YOUR TASK
Where the listing below has a line with "f has a critical", write out exactly that line and every line after it, stopping after the line with "A smooth landscape is described by phi(a, b)".

DATA SECTION
Content starts
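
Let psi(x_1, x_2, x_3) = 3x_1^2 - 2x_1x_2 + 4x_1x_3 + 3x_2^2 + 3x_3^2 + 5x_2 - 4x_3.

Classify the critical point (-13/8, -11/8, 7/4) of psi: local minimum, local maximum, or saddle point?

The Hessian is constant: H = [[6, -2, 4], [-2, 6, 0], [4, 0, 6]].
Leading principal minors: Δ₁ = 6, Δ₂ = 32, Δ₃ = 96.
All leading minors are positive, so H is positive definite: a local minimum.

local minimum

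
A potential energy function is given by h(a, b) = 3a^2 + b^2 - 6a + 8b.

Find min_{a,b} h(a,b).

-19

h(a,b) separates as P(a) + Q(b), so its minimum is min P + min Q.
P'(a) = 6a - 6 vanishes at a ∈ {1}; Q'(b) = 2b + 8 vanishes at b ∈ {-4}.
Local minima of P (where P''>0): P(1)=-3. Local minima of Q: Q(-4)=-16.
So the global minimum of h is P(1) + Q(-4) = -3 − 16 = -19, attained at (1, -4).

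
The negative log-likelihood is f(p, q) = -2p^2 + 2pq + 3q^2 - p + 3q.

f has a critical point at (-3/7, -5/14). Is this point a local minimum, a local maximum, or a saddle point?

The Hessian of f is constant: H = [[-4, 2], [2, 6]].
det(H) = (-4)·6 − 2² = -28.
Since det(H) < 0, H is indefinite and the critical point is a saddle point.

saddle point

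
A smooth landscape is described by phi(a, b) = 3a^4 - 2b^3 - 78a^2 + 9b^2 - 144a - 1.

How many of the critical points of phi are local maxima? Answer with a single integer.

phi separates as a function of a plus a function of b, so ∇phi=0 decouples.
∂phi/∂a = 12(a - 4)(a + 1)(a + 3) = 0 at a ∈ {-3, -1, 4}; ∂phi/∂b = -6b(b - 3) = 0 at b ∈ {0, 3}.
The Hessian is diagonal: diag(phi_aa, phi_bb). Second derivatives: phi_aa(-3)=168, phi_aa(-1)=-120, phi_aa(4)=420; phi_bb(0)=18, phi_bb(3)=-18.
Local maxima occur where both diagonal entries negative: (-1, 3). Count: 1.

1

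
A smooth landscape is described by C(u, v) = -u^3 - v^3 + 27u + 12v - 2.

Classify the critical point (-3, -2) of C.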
Content ends
WRITTEN ANSWER
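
f has a critical point at (-3/7, -5/14). Is this point a local minimum, a local maximum, or a saddle point?

The Hessian of f is constant: H = [[-4, 2], [2, 6]].
det(H) = (-4)·6 − 2² = -28.
Since det(H) < 0, H is indefinite and the critical point is a saddle point.

saddle point

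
A smooth landscape is described by phi(a, b) = 3a^4 - 2b^3 - 78a^2 + 9b^2 - 144a - 1.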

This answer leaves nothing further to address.